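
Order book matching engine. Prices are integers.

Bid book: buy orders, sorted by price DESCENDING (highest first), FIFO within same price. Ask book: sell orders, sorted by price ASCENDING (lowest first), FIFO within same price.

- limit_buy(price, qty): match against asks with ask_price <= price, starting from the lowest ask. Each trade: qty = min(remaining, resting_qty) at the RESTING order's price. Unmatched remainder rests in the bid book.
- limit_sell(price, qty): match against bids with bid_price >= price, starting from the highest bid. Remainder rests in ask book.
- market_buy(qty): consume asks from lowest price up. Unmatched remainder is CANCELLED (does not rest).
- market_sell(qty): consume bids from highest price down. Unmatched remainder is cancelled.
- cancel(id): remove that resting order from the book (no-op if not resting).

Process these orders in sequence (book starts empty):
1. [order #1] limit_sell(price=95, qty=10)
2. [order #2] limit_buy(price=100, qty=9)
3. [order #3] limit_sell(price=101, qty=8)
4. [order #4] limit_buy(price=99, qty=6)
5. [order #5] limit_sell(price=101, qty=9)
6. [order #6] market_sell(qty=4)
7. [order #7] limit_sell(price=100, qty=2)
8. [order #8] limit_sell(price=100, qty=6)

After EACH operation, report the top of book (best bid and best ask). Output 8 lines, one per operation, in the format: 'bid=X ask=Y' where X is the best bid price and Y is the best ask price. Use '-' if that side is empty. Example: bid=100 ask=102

After op 1 [order #1] limit_sell(price=95, qty=10): fills=none; bids=[-] asks=[#1:10@95]
After op 2 [order #2] limit_buy(price=100, qty=9): fills=#2x#1:9@95; bids=[-] asks=[#1:1@95]
After op 3 [order #3] limit_sell(price=101, qty=8): fills=none; bids=[-] asks=[#1:1@95 #3:8@101]
After op 4 [order #4] limit_buy(price=99, qty=6): fills=#4x#1:1@95; bids=[#4:5@99] asks=[#3:8@101]
After op 5 [order #5] limit_sell(price=101, qty=9): fills=none; bids=[#4:5@99] asks=[#3:8@101 #5:9@101]
After op 6 [order #6] market_sell(qty=4): fills=#4x#6:4@99; bids=[#4:1@99] asks=[#3:8@101 #5:9@101]
After op 7 [order #7] limit_sell(price=100, qty=2): fills=none; bids=[#4:1@99] asks=[#7:2@100 #3:8@101 #5:9@101]
After op 8 [order #8] limit_sell(price=100, qty=6): fills=none; bids=[#4:1@99] asks=[#7:2@100 #8:6@100 #3:8@101 #5:9@101]

Answer: bid=- ask=95
bid=- ask=95
bid=- ask=95
bid=99 ask=101
bid=99 ask=101
bid=99 ask=101
bid=99 ask=100
bid=99 ask=100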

WHAT TO DO. Out of the listing above, reproduce exactly the lines from the one with "6. [order #6] market_sell(qty=4)" up to and including the one with "8. [order #8] limit_sell(price=100, qty=6)".

YOUR SOLUTION.
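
6. [order #6] market_sell(qty=4)
7. [order #7] limit_sell(price=100, qty=2)
8. [order #8] limit_sell(price=100, qty=6)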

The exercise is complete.